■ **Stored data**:
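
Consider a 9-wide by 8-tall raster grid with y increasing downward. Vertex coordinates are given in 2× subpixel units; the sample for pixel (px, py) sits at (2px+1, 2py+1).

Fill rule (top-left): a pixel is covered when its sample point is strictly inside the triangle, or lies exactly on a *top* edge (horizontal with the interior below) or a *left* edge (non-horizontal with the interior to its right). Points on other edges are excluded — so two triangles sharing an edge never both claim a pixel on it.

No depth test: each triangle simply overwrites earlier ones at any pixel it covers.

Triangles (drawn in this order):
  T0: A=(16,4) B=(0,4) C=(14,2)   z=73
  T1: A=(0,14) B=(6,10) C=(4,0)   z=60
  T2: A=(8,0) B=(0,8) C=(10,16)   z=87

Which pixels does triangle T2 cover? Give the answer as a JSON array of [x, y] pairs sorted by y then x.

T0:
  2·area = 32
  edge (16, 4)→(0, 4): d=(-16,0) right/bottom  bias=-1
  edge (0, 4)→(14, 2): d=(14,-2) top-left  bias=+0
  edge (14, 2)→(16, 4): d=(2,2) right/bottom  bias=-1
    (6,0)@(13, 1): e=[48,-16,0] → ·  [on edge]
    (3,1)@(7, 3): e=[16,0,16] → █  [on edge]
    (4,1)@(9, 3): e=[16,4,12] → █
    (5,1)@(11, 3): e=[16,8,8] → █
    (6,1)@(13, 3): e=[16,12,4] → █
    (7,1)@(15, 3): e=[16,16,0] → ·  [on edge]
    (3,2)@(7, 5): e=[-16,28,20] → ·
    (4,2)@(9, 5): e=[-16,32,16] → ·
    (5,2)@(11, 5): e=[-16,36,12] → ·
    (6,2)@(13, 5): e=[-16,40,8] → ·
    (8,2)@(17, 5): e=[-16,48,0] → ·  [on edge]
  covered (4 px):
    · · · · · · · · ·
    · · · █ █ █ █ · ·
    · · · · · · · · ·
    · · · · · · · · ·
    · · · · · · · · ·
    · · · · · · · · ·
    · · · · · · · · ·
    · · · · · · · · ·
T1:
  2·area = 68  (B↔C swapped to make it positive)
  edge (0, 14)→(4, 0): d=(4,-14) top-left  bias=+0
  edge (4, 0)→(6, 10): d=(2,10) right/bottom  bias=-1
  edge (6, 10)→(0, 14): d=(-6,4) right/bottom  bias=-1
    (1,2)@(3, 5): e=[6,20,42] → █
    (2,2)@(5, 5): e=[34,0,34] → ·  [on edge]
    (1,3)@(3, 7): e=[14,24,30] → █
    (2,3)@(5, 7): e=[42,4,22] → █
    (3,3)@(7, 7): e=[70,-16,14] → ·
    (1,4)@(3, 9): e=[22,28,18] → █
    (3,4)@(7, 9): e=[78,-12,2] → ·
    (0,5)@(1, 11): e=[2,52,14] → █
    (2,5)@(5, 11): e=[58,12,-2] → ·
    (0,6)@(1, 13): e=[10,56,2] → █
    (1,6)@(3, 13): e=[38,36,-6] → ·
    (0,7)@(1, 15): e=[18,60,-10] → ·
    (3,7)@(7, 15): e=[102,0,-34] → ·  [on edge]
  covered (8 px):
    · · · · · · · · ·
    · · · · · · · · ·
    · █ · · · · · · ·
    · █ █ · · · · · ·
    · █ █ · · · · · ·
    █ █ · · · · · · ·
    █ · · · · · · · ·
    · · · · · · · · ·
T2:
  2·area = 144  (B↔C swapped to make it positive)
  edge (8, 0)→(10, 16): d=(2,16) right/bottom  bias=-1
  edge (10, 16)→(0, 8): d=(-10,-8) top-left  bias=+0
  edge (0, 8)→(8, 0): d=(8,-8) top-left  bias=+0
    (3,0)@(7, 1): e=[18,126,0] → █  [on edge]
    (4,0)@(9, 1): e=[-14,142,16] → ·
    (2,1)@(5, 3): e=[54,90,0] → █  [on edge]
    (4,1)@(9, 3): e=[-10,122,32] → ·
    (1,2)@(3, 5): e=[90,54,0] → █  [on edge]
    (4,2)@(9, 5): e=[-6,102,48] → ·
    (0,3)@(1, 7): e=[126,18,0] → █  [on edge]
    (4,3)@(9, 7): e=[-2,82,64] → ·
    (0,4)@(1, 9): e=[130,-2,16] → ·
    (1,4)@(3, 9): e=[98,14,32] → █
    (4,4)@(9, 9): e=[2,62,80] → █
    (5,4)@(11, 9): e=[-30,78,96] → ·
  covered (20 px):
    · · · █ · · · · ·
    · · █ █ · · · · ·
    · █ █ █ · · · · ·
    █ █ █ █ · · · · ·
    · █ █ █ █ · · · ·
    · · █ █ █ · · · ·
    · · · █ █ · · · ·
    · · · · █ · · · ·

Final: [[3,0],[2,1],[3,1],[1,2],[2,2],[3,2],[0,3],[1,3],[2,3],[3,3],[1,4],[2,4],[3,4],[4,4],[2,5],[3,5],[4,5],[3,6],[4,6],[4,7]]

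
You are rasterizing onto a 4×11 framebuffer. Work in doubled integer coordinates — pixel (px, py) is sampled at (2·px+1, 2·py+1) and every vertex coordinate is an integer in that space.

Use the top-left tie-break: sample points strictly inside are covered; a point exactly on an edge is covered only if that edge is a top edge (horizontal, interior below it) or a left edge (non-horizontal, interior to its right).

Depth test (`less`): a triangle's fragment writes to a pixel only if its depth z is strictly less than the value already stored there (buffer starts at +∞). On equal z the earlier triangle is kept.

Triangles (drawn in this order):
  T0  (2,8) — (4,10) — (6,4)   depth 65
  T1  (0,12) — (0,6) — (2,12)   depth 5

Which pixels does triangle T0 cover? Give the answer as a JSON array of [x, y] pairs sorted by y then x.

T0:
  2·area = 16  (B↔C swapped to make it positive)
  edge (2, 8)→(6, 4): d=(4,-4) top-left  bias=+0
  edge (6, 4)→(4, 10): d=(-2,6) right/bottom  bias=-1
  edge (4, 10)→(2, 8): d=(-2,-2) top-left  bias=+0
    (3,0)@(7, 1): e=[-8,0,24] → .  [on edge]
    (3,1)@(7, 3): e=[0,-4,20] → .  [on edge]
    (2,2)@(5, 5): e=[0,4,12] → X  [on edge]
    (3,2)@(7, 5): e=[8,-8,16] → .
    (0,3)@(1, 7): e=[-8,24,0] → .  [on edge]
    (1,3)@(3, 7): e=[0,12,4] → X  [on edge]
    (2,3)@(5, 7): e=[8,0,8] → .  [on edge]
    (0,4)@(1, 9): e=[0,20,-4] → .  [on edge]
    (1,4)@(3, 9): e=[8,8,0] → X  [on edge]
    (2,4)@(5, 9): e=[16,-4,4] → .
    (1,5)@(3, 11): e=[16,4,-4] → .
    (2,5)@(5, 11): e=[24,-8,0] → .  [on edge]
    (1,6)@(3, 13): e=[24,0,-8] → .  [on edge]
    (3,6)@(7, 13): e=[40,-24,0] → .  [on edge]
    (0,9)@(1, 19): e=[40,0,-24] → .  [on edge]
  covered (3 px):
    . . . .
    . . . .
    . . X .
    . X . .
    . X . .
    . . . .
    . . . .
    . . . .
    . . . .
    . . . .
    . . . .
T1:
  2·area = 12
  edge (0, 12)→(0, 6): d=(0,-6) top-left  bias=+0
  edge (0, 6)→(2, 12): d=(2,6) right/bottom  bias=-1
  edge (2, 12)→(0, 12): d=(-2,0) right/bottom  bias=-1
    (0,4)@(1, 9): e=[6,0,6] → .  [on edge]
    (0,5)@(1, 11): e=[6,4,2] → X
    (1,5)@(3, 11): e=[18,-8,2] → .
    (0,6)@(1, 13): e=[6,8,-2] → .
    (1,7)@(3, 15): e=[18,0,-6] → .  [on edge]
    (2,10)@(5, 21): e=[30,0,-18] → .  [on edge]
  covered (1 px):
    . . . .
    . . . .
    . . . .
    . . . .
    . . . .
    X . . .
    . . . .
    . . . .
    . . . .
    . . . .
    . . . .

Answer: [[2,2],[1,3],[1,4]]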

--

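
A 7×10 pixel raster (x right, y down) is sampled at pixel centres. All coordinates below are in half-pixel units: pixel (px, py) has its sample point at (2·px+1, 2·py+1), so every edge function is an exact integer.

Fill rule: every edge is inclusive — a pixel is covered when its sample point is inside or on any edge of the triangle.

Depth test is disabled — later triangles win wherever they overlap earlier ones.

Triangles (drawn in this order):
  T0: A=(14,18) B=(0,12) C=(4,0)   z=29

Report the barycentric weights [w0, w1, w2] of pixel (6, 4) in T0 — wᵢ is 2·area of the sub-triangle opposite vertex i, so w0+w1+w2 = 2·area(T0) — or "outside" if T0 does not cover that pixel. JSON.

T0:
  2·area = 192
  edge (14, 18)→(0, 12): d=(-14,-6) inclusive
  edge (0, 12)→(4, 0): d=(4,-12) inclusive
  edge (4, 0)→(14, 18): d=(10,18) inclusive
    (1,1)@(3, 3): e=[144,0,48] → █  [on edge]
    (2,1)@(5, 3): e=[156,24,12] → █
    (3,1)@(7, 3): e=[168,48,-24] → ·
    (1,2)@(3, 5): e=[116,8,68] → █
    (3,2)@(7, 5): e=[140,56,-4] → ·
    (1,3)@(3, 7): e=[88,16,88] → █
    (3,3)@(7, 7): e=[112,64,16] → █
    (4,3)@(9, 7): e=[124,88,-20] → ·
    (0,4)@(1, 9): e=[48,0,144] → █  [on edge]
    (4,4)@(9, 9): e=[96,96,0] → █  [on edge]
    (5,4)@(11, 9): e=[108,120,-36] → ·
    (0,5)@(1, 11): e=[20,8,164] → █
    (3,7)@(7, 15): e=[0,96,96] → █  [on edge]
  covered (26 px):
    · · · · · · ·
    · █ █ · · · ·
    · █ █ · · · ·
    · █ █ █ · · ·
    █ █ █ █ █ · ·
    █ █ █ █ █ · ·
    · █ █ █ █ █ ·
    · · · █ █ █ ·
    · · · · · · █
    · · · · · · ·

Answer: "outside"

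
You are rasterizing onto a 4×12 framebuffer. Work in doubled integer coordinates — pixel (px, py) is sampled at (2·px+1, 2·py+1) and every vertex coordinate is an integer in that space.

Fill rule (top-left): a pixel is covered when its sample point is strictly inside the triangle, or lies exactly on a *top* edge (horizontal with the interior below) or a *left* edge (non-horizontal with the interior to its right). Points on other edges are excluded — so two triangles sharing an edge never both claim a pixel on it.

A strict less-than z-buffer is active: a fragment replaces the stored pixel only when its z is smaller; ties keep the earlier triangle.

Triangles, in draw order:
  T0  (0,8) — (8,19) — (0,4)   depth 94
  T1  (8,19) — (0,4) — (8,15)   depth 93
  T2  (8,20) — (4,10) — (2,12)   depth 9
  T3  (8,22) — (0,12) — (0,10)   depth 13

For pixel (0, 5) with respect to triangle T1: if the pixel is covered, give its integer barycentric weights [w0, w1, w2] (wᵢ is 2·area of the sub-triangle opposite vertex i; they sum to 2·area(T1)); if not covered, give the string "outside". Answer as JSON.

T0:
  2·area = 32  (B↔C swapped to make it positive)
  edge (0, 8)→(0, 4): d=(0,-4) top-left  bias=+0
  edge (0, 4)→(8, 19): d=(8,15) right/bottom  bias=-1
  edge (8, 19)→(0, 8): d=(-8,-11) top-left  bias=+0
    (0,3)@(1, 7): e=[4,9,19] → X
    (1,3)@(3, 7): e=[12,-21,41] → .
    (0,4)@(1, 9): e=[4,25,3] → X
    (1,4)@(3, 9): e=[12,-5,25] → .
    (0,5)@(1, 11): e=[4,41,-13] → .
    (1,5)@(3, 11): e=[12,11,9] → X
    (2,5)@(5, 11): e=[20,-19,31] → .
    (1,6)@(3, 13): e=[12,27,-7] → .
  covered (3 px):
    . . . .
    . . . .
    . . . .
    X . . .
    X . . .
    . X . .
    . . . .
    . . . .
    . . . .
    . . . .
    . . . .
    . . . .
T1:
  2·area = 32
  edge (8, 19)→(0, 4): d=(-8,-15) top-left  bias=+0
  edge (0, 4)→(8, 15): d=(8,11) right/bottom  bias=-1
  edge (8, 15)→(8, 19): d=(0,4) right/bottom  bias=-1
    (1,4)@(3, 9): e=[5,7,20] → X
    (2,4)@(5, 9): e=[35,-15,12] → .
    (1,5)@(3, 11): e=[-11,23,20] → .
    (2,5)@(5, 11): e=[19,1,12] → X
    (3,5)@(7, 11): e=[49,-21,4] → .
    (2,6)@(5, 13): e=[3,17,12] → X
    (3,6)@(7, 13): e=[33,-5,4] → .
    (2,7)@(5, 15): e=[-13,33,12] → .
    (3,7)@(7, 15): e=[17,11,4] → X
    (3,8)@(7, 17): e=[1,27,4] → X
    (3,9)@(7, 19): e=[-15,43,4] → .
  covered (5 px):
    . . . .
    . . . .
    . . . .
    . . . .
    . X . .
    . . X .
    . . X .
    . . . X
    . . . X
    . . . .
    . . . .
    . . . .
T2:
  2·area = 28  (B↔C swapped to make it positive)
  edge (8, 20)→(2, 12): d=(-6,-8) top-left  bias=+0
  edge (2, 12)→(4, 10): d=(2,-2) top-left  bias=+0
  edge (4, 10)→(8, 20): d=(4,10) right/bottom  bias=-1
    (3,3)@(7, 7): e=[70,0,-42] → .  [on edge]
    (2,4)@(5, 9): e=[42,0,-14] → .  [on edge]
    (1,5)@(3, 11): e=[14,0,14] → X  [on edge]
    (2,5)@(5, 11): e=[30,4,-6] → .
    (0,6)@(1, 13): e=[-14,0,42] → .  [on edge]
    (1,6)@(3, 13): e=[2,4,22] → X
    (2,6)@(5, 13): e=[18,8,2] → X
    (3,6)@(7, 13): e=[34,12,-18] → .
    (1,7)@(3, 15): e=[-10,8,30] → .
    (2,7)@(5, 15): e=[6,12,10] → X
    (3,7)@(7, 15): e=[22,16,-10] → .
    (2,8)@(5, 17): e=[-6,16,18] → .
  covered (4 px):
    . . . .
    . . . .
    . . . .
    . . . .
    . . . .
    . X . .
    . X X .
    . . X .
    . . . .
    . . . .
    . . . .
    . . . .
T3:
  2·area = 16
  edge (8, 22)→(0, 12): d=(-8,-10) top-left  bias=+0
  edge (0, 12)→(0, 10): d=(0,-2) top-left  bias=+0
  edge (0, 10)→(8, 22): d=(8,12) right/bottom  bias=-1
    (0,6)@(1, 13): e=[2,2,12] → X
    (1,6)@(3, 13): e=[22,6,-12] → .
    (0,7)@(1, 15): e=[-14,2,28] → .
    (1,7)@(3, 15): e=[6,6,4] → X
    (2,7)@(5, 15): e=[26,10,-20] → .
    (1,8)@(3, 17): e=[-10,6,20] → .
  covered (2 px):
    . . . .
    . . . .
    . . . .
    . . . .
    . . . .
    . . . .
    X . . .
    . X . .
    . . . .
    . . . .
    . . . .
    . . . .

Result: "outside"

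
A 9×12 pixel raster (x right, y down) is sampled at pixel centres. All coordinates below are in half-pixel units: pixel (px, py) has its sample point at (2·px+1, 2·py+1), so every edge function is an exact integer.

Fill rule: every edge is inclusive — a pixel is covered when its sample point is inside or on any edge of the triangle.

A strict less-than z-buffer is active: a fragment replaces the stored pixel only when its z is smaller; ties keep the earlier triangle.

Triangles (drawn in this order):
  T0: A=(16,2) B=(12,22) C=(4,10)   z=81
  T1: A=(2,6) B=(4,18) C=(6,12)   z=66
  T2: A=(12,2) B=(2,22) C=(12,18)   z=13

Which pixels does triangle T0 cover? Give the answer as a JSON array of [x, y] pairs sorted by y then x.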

==

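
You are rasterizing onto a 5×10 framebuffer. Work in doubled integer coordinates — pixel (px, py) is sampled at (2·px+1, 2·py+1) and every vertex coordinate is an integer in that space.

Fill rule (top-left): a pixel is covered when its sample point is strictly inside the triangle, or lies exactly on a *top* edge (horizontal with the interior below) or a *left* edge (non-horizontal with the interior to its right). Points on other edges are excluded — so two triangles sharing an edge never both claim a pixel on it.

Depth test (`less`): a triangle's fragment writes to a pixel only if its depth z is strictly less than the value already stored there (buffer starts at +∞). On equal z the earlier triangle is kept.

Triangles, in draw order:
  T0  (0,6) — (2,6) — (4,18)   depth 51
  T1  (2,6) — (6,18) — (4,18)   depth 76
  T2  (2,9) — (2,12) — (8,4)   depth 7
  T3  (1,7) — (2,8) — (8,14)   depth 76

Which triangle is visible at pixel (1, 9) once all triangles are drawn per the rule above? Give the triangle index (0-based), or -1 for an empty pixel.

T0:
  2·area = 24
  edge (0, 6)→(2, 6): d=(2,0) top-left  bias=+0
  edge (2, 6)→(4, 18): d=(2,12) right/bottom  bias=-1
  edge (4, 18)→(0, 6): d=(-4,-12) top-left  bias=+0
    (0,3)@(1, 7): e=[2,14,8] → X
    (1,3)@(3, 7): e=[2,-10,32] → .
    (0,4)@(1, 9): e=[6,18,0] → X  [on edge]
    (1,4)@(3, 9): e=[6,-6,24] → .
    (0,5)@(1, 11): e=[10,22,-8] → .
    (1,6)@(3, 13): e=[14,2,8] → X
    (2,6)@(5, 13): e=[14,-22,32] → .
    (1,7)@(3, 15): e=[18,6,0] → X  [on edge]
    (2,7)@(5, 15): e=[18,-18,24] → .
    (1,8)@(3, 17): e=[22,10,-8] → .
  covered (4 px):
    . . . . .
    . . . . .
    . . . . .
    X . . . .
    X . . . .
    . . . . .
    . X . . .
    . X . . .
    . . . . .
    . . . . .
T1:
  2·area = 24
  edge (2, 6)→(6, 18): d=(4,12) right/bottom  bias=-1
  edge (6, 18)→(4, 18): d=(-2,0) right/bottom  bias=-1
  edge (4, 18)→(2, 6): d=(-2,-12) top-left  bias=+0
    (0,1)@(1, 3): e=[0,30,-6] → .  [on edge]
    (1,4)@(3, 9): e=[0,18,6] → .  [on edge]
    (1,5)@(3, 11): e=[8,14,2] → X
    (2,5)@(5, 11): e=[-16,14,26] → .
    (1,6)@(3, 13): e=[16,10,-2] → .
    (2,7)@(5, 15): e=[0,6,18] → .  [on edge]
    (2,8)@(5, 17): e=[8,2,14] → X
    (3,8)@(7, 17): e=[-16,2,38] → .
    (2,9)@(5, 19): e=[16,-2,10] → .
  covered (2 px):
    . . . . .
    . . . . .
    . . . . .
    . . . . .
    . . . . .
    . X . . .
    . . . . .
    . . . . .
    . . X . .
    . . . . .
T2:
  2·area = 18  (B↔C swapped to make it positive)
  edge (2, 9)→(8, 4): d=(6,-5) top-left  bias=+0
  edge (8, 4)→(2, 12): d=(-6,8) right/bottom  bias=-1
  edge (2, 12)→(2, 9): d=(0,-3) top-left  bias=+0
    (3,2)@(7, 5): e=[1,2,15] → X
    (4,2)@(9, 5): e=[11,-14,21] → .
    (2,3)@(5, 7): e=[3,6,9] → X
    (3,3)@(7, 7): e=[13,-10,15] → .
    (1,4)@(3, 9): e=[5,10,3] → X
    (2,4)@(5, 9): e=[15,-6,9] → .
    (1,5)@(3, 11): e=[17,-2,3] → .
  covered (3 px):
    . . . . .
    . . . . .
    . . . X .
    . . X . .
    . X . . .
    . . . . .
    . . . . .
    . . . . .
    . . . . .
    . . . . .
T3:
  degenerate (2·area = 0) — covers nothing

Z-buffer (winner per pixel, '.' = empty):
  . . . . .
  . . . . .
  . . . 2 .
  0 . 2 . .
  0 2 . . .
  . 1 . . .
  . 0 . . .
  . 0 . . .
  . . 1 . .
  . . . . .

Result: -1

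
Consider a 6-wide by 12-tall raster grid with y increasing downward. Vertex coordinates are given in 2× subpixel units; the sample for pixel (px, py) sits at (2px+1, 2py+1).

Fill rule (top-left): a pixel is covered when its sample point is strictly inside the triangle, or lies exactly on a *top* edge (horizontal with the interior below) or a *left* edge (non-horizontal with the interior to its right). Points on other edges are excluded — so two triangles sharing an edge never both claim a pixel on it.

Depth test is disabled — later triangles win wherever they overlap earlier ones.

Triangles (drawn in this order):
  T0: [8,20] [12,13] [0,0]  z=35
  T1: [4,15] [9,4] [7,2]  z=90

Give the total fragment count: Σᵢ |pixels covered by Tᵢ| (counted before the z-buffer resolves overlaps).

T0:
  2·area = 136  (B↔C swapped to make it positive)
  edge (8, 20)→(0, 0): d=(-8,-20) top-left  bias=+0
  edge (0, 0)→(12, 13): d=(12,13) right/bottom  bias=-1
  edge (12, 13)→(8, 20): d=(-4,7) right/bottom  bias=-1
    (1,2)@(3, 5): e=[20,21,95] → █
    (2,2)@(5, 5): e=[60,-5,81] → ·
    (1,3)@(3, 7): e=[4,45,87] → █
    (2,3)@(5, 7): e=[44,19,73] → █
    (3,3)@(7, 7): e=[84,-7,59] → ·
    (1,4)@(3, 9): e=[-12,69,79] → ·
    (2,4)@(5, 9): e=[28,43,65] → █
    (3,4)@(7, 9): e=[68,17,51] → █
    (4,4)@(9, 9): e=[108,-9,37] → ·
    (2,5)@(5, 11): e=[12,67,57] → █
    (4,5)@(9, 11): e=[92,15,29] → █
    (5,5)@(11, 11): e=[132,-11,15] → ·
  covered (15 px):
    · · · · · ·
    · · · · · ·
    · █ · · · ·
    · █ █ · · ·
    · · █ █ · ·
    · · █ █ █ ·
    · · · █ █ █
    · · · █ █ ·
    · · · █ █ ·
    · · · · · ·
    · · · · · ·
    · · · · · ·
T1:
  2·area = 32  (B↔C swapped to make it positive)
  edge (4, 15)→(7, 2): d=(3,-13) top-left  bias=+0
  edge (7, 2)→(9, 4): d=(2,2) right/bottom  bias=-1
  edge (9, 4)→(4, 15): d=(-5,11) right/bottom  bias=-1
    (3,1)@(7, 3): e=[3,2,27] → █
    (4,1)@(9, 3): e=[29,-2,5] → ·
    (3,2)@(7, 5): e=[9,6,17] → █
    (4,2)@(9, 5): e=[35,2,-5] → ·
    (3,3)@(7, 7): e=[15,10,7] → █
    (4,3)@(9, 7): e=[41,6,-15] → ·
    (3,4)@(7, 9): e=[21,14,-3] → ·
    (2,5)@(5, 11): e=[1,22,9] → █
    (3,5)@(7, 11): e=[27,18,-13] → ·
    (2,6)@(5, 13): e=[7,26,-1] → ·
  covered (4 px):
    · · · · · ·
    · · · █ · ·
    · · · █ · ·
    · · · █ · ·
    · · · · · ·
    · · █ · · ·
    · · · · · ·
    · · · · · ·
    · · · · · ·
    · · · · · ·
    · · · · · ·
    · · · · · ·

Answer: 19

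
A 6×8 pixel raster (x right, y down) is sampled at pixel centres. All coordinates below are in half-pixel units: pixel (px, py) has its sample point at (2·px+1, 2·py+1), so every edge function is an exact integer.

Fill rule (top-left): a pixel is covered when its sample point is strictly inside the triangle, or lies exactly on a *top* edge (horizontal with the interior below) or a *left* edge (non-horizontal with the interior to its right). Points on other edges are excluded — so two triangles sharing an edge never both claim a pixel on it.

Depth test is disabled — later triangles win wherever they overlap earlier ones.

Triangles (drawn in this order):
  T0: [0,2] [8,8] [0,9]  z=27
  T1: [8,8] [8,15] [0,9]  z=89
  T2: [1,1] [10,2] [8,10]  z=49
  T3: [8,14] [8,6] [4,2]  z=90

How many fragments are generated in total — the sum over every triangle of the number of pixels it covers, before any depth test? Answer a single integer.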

■ **Work to complete**: Return each line above where the word "sits" shows up.

■ **Output**:
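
Consider a 9-wide by 8-tall raster grid with y increasing downward. Vertex coordinates are given in 2× subpixel units; the sample for pixel (px, py) sits at (2px+1, 2py+1).
Consider a 6-wide by 12-tall raster grid with y increasing downward. Vertex coordinates are given in 2× subpixel units; the sample for pixel (px, py) sits at (2px+1, 2py+1).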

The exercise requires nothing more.